** Opening Input data block **
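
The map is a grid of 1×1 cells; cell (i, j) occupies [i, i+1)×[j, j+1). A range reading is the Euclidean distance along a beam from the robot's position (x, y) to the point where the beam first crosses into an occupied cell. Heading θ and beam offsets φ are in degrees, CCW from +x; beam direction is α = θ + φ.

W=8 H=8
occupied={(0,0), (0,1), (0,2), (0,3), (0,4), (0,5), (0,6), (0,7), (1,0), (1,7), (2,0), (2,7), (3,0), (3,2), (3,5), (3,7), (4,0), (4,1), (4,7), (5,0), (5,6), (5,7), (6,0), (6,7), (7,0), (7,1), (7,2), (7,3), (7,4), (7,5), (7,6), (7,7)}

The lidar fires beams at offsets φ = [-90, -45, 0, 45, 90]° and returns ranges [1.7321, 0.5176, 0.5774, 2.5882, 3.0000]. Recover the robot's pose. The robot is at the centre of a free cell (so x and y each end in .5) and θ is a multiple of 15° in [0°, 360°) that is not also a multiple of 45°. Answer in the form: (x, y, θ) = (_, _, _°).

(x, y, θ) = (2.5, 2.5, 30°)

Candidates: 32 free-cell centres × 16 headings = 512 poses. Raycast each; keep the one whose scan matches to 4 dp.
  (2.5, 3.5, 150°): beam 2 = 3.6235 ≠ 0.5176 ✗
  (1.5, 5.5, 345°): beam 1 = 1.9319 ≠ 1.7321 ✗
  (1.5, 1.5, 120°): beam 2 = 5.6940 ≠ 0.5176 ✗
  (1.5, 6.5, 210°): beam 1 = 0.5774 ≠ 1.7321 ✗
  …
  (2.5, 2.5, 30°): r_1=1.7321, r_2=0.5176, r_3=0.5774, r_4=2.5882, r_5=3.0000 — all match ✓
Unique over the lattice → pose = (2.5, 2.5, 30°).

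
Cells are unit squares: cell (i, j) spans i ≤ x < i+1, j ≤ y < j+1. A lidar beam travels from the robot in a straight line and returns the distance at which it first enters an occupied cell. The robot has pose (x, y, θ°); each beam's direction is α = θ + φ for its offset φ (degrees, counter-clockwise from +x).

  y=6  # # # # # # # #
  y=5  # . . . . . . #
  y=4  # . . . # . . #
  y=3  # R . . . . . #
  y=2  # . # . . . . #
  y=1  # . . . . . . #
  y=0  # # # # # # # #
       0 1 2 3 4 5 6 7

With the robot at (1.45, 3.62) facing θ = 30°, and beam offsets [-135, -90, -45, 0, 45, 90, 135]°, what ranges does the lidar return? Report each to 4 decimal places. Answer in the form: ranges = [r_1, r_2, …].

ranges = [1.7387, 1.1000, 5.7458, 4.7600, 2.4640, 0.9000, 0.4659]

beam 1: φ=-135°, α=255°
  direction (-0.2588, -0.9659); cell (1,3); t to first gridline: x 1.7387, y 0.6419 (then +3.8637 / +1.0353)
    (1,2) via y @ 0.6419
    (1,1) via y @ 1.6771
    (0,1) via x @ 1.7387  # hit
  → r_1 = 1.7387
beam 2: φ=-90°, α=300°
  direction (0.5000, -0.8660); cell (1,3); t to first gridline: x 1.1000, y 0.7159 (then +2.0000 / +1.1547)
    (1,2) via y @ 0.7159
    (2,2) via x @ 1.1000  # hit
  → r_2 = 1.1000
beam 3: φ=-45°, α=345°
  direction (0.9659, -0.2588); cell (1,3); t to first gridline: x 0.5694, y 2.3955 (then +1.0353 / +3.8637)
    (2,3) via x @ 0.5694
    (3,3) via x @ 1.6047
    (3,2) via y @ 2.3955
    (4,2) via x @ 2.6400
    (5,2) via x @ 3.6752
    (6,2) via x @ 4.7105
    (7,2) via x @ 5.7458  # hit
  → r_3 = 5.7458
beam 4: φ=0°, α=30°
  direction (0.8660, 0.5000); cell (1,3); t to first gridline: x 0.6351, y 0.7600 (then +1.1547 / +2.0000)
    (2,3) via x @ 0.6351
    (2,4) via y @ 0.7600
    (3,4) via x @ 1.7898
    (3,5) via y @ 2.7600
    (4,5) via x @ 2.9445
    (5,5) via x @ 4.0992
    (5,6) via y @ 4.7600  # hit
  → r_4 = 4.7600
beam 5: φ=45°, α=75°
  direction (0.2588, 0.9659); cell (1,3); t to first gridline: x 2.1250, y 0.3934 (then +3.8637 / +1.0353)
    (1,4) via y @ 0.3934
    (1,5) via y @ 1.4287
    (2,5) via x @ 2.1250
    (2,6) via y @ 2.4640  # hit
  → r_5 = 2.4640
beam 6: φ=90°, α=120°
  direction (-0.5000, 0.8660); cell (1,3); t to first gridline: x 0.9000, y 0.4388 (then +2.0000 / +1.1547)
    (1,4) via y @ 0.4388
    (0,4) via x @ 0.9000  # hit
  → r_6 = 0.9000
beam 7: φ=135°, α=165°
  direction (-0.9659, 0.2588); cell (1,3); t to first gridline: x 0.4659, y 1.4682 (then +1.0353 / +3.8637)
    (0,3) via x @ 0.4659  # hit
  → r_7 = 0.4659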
** Closing Input data block **
▸ Problem description:
Reproduce the listing in full, exactly, so that no line is missing.

▸ Exercise solution:
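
The map is a grid of 1×1 cells; cell (i, j) occupies [i, i+1)×[j, j+1). A range reading is the Euclidean distance along a beam from the robot's position (x, y) to the point where the beam first crosses into an occupied cell. Heading θ and beam offsets φ are in degrees, CCW from +x; beam direction is α = θ + φ.

W=8 H=8
occupied={(0,0), (0,1), (0,2), (0,3), (0,4), (0,5), (0,6), (0,7), (1,0), (1,7), (2,0), (2,7), (3,0), (3,2), (3,5), (3,7), (4,0), (4,1), (4,7), (5,0), (5,6), (5,7), (6,0), (6,7), (7,0), (7,1), (7,2), (7,3), (7,4), (7,5), (7,6), (7,7)}

The lidar fires beams at offsets φ = [-90, -45, 0, 45, 90]° and returns ranges [1.7321, 0.5176, 0.5774, 2.5882, 3.0000]. Recover the robot's pose. The robot is at the centre of a free cell (so x and y each end in .5) and θ is a multiple of 15° in [0°, 360°) that is not also a multiple of 45°. Answer in the form: (x, y, θ) = (_, _, _°).

(x, y, θ) = (2.5, 2.5, 30°)

Candidates: 32 free-cell centres × 16 headings = 512 poses. Raycast each; keep the one whose scan matches to 4 dp.
  (2.5, 3.5, 150°): beam 2 = 3.6235 ≠ 0.5176 ✗
  (1.5, 5.5, 345°): beam 1 = 1.9319 ≠ 1.7321 ✗
  (1.5, 1.5, 120°): beam 2 = 5.6940 ≠ 0.5176 ✗
  (1.5, 6.5, 210°): beam 1 = 0.5774 ≠ 1.7321 ✗
  …
  (2.5, 2.5, 30°): r_1=1.7321, r_2=0.5176, r_3=0.5774, r_4=2.5882, r_5=3.0000 — all match ✓
Unique over the lattice → pose = (2.5, 2.5, 30°).

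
Cells are unit squares: cell (i, j) spans i ≤ x < i+1, j ≤ y < j+1. A lidar beam travels from the robot in a straight line and returns the distance at which it first enters an occupied cell. The robot has pose (x, y, θ°); each beam's direction is α = θ + φ for its offset φ (degrees, counter-clockwise from +x).

  y=6  # # # # # # # #
  y=5  # . . . . . . #
  y=4  # . . . # . . #
  y=3  # R . . . . . #
  y=2  # . # . . . . #
  y=1  # . . . . . . #
  y=0  # # # # # # # #
       0 1 2 3 4 5 6 7

With the robot at (1.45, 3.62) facing θ = 30°, and beam offsets [-135, -90, -45, 0, 45, 90, 135]°, what ranges does the lidar return? Report each to 4 decimal places. Answer in the form: ranges = [r_1, r_2, …].

ranges = [1.7387, 1.1000, 5.7458, 4.7600, 2.4640, 0.9000, 0.4659]

beam 1: φ=-135°, α=255°
  direction (-0.2588, -0.9659); cell (1,3); t to first gridline: x 1.7387, y 0.6419 (then +3.8637 / +1.0353)
    (1,2) via y @ 0.6419
    (1,1) via y @ 1.6771
    (0,1) via x @ 1.7387  # hit
  → r_1 = 1.7387
beam 2: φ=-90°, α=300°
  direction (0.5000, -0.8660); cell (1,3); t to first gridline: x 1.1000, y 0.7159 (then +2.0000 / +1.1547)
    (1,2) via y @ 0.7159
    (2,2) via x @ 1.1000  # hit
  → r_2 = 1.1000
beam 3: φ=-45°, α=345°
  direction (0.9659, -0.2588); cell (1,3); t to first gridline: x 0.5694, y 2.3955 (then +1.0353 / +3.8637)
    (2,3) via x @ 0.5694
    (3,3) via x @ 1.6047
    (3,2) via y @ 2.3955
    (4,2) via x @ 2.6400
    (5,2) via x @ 3.6752
    (6,2) via x @ 4.7105
    (7,2) via x @ 5.7458  # hit
  → r_3 = 5.7458
beam 4: φ=0°, α=30°
  direction (0.8660, 0.5000); cell (1,3); t to first gridline: x 0.6351, y 0.7600 (then +1.1547 / +2.0000)
    (2,3) via x @ 0.6351
    (2,4) via y @ 0.7600
    (3,4) via x @ 1.7898
    (3,5) via y @ 2.7600
    (4,5) via x @ 2.9445
    (5,5) via x @ 4.0992
    (5,6) via y @ 4.7600  # hit
  → r_4 = 4.7600
beam 5: φ=45°, α=75°
  direction (0.2588, 0.9659); cell (1,3); t to first gridline: x 2.1250, y 0.3934 (then +3.8637 / +1.0353)
    (1,4) via y @ 0.3934
    (1,5) via y @ 1.4287
    (2,5) via x @ 2.1250
    (2,6) via y @ 2.4640  # hit
  → r_5 = 2.4640
beam 6: φ=90°, α=120°
  direction (-0.5000, 0.8660); cell (1,3); t to first gridline: x 0.9000, y 0.4388 (then +2.0000 / +1.1547)
    (1,4) via y @ 0.4388
    (0,4) via x @ 0.9000  # hit
  → r_6 = 0.9000
beam 7: φ=135°, α=165°
  direction (-0.9659, 0.2588); cell (1,3); t to first gridline: x 0.4659, y 1.4682 (then +1.0353 / +3.8637)
    (0,3) via x @ 0.4659  # hit
  → r_7 = 0.4659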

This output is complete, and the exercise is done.